### Your assignment
List each line of the data that holds the word "temperature".

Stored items
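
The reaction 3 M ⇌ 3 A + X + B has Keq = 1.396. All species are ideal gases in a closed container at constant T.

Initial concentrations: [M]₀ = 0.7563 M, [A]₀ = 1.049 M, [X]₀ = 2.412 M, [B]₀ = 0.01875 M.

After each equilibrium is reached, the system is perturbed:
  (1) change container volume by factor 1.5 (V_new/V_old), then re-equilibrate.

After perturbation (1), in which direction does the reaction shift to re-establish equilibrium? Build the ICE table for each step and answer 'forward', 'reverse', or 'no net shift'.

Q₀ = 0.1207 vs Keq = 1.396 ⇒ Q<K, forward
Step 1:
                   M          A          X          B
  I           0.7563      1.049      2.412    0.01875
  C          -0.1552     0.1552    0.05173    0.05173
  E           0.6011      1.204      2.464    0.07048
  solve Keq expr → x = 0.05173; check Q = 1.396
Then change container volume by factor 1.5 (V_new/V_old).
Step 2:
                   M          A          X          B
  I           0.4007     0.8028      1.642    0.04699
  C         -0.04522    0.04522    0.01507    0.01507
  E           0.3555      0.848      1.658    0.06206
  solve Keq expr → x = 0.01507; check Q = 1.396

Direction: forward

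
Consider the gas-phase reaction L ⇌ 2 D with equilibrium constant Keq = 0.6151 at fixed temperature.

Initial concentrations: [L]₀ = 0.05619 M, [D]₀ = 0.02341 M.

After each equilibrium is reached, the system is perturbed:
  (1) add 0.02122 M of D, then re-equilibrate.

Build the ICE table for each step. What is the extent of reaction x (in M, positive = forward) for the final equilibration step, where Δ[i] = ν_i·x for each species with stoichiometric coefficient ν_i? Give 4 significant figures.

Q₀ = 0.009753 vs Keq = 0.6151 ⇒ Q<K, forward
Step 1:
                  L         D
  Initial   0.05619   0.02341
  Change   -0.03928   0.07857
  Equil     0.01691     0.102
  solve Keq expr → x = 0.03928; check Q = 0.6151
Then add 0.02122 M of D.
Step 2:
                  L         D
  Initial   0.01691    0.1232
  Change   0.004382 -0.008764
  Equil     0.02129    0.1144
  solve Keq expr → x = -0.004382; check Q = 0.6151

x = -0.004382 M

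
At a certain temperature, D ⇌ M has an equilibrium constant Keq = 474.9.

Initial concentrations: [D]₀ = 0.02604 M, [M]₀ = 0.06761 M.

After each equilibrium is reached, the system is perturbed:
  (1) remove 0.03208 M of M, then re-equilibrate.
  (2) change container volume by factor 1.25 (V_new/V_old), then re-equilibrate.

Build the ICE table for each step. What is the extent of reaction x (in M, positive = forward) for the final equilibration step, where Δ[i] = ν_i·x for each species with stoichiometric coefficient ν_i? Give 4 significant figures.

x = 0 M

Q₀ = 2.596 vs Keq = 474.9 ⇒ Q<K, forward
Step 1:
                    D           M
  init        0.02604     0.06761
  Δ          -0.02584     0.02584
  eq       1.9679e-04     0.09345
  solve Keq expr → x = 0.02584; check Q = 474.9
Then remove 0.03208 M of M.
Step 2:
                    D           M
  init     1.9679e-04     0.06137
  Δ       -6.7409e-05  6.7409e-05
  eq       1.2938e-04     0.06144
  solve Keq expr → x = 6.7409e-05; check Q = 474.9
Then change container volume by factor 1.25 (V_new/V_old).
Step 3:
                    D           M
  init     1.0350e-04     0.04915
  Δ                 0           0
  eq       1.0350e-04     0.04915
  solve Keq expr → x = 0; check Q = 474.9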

---

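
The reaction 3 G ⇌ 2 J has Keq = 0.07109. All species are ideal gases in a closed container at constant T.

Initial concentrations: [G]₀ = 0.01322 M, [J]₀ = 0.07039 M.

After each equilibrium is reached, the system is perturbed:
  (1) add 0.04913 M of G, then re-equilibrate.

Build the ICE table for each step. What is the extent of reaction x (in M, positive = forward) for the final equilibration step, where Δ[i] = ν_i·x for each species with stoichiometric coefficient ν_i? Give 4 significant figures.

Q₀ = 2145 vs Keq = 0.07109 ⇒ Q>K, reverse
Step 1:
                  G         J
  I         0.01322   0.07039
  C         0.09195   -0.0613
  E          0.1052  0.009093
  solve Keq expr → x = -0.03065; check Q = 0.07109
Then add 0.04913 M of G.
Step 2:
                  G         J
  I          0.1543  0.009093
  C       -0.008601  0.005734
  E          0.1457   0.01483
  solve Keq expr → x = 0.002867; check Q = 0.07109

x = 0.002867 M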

### Result for this exercise
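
Consider the gas-phase reaction L ⇌ 2 D with equilibrium constant Keq = 0.6151 at fixed temperature.
At a certain temperature, D ⇌ M has an equilibrium constant Keq = 474.9.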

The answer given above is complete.